+++ Extracted records
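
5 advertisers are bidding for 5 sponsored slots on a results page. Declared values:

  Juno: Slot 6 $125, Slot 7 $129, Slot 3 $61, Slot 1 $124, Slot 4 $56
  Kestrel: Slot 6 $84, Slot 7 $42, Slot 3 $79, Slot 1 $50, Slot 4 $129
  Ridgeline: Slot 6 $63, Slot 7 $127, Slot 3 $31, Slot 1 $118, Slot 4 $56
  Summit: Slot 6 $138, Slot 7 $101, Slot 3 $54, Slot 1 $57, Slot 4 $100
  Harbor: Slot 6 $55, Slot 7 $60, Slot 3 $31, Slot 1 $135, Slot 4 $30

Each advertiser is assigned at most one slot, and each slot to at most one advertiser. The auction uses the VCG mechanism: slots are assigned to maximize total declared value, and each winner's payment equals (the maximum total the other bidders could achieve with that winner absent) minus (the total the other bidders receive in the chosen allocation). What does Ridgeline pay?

Efficient allocation: Juno→Slot 3 ($61), Kestrel→Slot 4 ($129), Ridgeline→Slot 7 ($127), Summit→Slot 6 ($138), Harbor→Slot 1 ($135); total welfare W = $590.
Ridgeline receives Slot 7 at value $127, so the others get W − 127 = $463.
Without Ridgeline: best allocation of the remaining 4 bidders over all 5 slots is Juno→Slot 7 ($129), Kestrel→Slot 4 ($129), Summit→Slot 6 ($138), Harbor→Slot 1 ($135), total $531.
VCG payment = (others' best without Ridgeline) − (others' welfare with Ridgeline) = 531 − 463 = $68.

Ridgeline pays $68.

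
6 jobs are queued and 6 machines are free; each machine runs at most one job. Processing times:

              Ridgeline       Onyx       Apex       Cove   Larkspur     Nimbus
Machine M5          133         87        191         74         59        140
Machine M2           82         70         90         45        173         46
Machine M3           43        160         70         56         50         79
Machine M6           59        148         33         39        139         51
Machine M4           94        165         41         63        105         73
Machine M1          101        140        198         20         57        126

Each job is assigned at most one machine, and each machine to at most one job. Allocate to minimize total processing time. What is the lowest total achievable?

Optimal: Ridgeline→Machine M3 (43 min), Onyx→Machine M2 (70 min), Apex→Machine M4 (41 min), Cove→Machine M1 (20 min), Larkspur→Machine M5 (59 min), Nimbus→Machine M6 (51 min) — total 43+70+41+20+59+51 = 284 min.
Column-greedy (each machine in turn goes to its cheapest remaining job) gives 393 min, worse by 109.

Min total: 284 min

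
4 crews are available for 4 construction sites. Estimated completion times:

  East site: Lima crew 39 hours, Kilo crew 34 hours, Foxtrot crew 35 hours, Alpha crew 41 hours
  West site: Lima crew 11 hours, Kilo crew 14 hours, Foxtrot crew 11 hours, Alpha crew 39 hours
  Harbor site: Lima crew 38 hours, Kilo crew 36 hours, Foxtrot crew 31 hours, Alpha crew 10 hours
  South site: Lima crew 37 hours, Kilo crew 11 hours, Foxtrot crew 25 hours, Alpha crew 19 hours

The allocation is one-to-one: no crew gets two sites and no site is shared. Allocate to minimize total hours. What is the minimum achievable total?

Min total: 67 hours

This is a one-to-one assignment (minimum-cost bipartite matching).
Optimal: Lima crew→West site (11 hours), Kilo crew→South site (11 hours), Foxtrot crew→East site (35 hours), Alpha crew→Harbor site (10 hours) — total 11+11+35+10 = 67 hours.
Row-greedy (each crew in turn takes its cheapest remaining site) gives 94 hours, worse by 27.
Next-best assignment: Lima crew→East site, Kilo crew→South site, Foxtrot crew→West site, Alpha crew→Harbor site = 71 hours.
Every other assignment is strictly worse.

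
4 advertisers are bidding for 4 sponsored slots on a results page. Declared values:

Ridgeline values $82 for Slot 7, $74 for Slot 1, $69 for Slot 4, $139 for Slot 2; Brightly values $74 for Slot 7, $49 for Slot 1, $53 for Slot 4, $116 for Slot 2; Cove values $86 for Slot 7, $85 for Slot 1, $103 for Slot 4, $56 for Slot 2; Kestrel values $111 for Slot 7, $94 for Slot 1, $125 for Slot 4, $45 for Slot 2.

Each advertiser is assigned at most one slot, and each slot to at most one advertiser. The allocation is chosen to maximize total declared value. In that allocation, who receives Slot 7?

Optimal: Ridgeline→Slot 2 ($139), Brightly→Slot 7 ($74), Cove→Slot 1 ($85), Kestrel→Slot 4 ($125) — total 139+74+85+125 = $423.
Max-entry greedy (repeatedly take the single best remaining cell) gives $399, worse by 24.
Next-best assignment: Ridgeline→Slot 2, Brightly→Slot 7, Cove→Slot 4, Kestrel→Slot 1 = $410.
Brightly's own top slot is Slot 2 ($116), but forcing Brightly→Slot 2 and reassigning the rest optimally gives only $408 — worse by 15.

Brightly receives Slot 7.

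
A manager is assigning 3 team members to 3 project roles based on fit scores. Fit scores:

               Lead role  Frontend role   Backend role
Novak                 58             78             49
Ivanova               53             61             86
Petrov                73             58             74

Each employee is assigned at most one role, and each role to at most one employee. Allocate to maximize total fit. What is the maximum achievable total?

Max total: 237 pts

Optimal: Novak→Frontend role (78 pts), Ivanova→Backend role (86 pts), Petrov→Lead role (73 pts) — total 78+86+73 = 237 pts.
Next-best assignment: Novak→Frontend role, Ivanova→Lead role, Petrov→Backend role = 205 pts.
Checked against all permutations: 237 pts is optimal.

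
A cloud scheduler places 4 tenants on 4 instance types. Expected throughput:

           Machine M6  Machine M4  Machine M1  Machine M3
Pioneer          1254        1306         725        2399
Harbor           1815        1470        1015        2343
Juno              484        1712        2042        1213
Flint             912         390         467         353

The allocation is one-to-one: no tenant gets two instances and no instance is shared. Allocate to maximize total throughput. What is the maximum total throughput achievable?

Maximum total: 6823 ops/s

Treat this as an assignment problem: match each tenant to one instance.
Optimal: Pioneer→Machine M3 (2399 ops/s), Harbor→Machine M4 (1470 ops/s), Juno→Machine M1 (2042 ops/s), Flint→Machine M6 (912 ops/s) — total 2399+1470+2042+912 = 6823 ops/s.
Max-entry greedy (repeatedly take the single best remaining cell) gives 6646 ops/s, worse by 177.
Checked against all permutations: 6823 ops/s is optimal.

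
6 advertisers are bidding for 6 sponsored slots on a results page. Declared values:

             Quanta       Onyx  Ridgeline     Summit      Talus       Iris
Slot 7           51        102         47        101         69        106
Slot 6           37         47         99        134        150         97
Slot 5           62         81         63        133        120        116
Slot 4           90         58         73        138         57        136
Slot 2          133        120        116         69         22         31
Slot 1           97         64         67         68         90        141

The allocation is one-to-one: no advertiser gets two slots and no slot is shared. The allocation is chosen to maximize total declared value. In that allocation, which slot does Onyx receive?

Onyx receives Slot 7.

Optimal: Quanta→Slot 1 ($97), Onyx→Slot 7 ($102), Ridgeline→Slot 2 ($116), Summit→Slot 5 ($133), Talus→Slot 6 ($150), Iris→Slot 4 ($136) — total 97+102+116+133+150+136 = $734.
Column-greedy (each slot in turn goes to its best remaining advertiser) gives $666, worse by 68.
Next-best assignment: Quanta→Slot 2, Onyx→Slot 7, Ridgeline→Slot 6, Summit→Slot 4, Talus→Slot 5, Iris→Slot 1 = $733.
Every other assignment is strictly worse.
Onyx's own top slot is Slot 2 ($120), but forcing Onyx→Slot 2 and reassigning the rest optimally gives only $683 — worse by 51.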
++++++
What to produce: Please find every line in the records that contains the word "advertisers", and copy it out.

Final answer:
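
5 advertisers are bidding for 5 sponsored slots on a results page. Declared values:
4 advertisers are bidding for 4 sponsored slots on a results page. Declared values:
6 advertisers are bidding for 6 sponsored slots on a results page. Declared values: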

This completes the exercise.